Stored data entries

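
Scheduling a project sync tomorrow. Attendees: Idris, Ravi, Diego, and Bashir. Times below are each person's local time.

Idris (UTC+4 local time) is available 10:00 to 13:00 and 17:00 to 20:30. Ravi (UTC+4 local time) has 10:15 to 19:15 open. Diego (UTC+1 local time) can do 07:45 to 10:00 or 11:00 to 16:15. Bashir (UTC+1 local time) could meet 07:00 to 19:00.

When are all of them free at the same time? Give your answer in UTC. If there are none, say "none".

Idris in UTC: 06:00-09:00, 13:00-16:30 (subtract 4h to convert from UTC+4).
Ravi in UTC: 06:15-15:15 (subtract 4h to convert from UTC+4).
Diego in UTC: 06:45-09:00, 10:00-15:15 (subtract 1h to convert from UTC+1).
Bashir in UTC: 06:00-18:00 (subtract 1h to convert from UTC+1).
Idris ∩ Ravi: 06:15-09:00, 13:00-15:15.
Idris ∩ Ravi ∩ Diego: 06:45-09:00, 13:00-15:15.
Idris ∩ Ravi ∩ Diego ∩ Bashir: 06:45-09:00, 13:00-15:15.

06:45-09:00, 13:00-15:15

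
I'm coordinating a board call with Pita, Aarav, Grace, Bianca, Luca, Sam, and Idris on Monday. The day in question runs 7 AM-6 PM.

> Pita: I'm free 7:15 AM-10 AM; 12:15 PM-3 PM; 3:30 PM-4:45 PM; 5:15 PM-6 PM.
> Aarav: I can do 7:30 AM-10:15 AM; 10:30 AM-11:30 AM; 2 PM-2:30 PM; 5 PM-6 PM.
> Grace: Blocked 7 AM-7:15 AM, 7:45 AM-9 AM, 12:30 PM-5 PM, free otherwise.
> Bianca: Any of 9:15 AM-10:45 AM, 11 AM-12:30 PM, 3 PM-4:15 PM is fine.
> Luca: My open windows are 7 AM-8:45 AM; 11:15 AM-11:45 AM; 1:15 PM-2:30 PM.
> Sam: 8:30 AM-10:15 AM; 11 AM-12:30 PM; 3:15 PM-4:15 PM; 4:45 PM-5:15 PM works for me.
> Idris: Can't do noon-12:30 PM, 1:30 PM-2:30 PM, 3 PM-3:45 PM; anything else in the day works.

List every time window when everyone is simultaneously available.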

**TASK ITEM:**
All lines from the one with "the day works." through the final line above are to be quoted exactly; quote no other line.

**SOLUTION TO THE EXERCISE:**
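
> Idris: Can't do noon-12:30 PM, 1:30 PM-2:30 PM, 3 PM-3:45 PM; anything else in the day works.

List every time window when everyone is simultaneously available.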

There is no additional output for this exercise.